#### [Directions]
Search the data for lines holding the word "core". State how many there are, and nothing else.

*** Opening Data ***

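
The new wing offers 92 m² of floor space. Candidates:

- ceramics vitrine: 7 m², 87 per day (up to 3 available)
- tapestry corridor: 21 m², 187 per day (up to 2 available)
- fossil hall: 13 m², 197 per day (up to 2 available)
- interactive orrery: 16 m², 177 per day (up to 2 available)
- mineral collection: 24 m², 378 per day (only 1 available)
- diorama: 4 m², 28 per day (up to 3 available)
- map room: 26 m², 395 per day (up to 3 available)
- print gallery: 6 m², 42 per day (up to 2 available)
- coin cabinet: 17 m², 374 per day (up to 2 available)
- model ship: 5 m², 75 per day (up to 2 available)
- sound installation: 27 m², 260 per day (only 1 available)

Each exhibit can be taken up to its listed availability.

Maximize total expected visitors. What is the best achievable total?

1613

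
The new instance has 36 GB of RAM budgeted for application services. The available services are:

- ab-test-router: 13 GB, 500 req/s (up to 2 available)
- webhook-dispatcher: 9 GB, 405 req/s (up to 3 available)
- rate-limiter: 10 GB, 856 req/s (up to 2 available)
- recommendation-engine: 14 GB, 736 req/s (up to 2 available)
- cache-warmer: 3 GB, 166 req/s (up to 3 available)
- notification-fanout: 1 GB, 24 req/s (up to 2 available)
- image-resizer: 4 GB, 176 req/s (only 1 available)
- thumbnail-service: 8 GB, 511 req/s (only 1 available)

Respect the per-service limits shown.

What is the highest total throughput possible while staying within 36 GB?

2603

By throughput per GB: rate-limiter 85.60, thumbnail-service 63.88, cache-warmer 55.33 lead.
Taking 2×rate-limiter + 2×cache-warmer + 2×notification-fanout + thumbnail-service: 36 GB used, 2603 in throughput.
Nothing else within 36 GB beats 2603.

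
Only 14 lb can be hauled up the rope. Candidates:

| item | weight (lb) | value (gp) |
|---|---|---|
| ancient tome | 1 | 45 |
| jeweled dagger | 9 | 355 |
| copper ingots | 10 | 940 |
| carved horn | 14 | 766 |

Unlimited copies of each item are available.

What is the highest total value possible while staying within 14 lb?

Taking 4×ancient tome + copper ingots: 14 lb used, 1120 in value.
Nothing else within 14 lb beats 1120.

1120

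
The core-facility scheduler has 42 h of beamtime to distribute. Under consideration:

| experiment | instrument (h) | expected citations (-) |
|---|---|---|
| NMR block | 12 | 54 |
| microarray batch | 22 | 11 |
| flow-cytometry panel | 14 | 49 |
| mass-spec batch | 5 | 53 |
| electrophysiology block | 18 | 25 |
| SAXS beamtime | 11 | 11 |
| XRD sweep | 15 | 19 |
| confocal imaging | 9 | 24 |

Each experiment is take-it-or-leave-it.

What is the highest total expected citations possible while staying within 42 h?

180

Density check — mass-spec batch 10.60, NMR block 4.50, flow-cytometry panel 3.50, confocal imaging 2.67 are the best per h.
Taking NMR block + flow-cytometry panel + mass-spec batch + confocal imaging: 40 h used, 180 in expected citations.
The closest alternative, NMR block + flow-cytometry panel + mass-spec batch + SAXS beamtime, reaches only 167.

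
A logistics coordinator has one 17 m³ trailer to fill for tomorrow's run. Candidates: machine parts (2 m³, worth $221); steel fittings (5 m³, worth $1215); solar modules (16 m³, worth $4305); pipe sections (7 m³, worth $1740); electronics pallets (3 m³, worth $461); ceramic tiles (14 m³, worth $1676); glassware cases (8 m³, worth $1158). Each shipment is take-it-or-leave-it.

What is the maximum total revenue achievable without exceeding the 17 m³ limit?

By revenue per m³: solar modules 269.06, pipe sections 248.57, steel fittings 243.00 lead.
Best packing: solar modules — 16 m³, 4305 total.
Runner-up machine parts + steel fittings + pipe sections + electronics pallets tops out at 3637.

4305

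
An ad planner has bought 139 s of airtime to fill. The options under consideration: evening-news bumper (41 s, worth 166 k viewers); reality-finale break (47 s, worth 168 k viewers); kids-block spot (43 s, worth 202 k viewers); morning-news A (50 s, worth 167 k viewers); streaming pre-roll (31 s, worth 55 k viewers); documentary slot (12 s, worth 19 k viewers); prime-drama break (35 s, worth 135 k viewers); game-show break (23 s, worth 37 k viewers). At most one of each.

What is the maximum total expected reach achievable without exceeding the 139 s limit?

536

By expected reach per s: kids-block spot 4.70, evening-news bumper 4.05, prime-drama break 3.86, reality-finale break 3.57 lead.
Filling by ratio: evening-news bumper + kids-block spot + documentary slot + prime-drama break for 522, with 8 s left unused.
Replace documentary slot and prime-drama break with reality-finale break: the trade gains 14 net, giving 536 at 131 s.
The closest alternative, evening-news bumper + kids-block spot + morning-news A, reaches only 535.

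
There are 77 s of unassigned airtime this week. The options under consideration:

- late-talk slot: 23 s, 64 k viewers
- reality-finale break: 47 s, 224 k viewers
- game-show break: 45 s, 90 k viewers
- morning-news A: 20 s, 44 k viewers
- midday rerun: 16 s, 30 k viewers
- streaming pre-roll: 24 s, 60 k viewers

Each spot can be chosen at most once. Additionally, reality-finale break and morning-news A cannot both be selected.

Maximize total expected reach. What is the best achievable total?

288

Late-talk slot + reality-finale break uses 70 of the 77 s and totals 288.
Nothing else feasible within 77 s beats 288.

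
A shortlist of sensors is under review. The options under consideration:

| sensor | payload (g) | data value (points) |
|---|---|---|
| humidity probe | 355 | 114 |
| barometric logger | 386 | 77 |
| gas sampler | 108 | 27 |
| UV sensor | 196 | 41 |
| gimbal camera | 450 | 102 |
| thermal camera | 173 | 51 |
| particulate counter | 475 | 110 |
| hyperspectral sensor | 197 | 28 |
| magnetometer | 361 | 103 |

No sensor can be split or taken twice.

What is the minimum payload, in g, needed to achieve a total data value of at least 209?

Minimise g subject to total data value ≥ 209.
humidity probe + magnetometer: 217 data value at 716 g.
No combination under 716 g hits 209.

716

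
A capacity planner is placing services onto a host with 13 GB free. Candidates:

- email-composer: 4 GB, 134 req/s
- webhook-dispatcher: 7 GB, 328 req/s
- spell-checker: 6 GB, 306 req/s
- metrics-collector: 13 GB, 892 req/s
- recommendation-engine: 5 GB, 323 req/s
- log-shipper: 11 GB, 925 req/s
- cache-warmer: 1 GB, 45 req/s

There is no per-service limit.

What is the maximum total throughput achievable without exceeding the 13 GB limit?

1015

Best packing: log-shipper + 2×cache-warmer — 13 GB, 1015 total.
That's the maximum — no swap from here does better than 1015.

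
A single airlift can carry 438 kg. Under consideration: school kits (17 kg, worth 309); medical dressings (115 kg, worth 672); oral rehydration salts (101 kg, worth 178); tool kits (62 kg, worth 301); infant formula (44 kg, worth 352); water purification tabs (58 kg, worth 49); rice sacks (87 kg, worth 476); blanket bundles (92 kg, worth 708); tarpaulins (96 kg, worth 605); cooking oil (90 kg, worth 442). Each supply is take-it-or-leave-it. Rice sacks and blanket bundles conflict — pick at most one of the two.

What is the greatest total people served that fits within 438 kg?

Density check — school kits 18.18, infant formula 8.00, blanket bundles 7.70, tarpaulins 6.30 are the best per kg.
Taking school kits + medical dressings + tool kits + infant formula + blanket bundles + tarpaulins: 426 kg used, 2947 in people served.
Every other selection either busts 438 kg or breaks a pairing rule or fails to beat 2947.

2947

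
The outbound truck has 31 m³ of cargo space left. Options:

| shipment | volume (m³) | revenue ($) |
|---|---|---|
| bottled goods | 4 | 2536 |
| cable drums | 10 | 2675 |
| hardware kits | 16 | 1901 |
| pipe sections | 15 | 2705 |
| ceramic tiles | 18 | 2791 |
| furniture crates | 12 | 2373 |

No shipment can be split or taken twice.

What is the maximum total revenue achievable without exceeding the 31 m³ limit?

By revenue per m³: bottled goods 634.00, cable drums 267.50, furniture crates 197.75, pipe sections 180.33 lead.
Taking the top-ratio shipments first gives bottled goods + cable drums + furniture crates for 7584 (26 m³).
Dropping furniture crates frees 12 m³; slotting in pipe sections (15 m³) lifts the total to 7916 at 29 m³.

7916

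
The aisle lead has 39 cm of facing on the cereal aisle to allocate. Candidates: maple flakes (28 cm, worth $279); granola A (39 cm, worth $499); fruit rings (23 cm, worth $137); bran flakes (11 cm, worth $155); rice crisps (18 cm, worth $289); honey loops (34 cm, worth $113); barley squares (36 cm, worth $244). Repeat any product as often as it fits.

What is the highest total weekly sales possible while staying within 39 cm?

Taking 2×rice crisps: 36 cm used, 578 in weekly sales.
No other feasible combination exceeds 578.

578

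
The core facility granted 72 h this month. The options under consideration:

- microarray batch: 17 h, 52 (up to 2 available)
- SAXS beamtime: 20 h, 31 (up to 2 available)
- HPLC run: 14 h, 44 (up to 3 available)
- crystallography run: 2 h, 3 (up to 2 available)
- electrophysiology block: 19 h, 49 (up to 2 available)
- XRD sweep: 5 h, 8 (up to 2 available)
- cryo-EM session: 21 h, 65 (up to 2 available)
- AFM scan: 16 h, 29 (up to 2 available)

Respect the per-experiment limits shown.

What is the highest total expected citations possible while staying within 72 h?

Ranking by ratio (expected citations/h): HPLC run 3.14, cryo-EM session 3.10, microarray batch 3.06, electrophysiology block 2.58.
Greedy by ratio would take 3×HPLC run + 2×crystallography run + XRD sweep + cryo-EM session: 72 h used, total 211.
The 21 h tied up in HPLC run and crystallography run and XRD sweep is better spent on cryo-EM session — total rises to 221 (72 h).

221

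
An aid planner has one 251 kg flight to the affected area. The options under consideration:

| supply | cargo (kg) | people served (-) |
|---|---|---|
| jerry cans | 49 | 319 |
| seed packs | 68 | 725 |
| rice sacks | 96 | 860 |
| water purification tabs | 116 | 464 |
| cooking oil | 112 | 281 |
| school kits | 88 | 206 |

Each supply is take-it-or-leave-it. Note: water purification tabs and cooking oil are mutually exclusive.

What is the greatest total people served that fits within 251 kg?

Jerry cans + seed packs + rice sacks uses 213 of the 251 kg and totals 1904.
Every other selection either busts 251 kg or breaks a pairing rule or fails to beat 1904.

1904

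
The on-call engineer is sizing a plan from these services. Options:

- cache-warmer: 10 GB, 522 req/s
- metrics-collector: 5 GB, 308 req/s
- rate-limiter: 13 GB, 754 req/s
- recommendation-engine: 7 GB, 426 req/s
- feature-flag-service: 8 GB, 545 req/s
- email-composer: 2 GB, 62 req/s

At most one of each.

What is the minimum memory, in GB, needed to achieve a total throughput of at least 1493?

25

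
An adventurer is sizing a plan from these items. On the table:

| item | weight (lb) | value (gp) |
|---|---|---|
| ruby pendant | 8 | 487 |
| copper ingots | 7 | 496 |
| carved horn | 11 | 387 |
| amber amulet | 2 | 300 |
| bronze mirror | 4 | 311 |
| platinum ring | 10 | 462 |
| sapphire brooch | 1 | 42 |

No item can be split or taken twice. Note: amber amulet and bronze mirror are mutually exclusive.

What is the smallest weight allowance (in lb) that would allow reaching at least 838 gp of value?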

*** Closing Data ***

#### [Worked solution]
2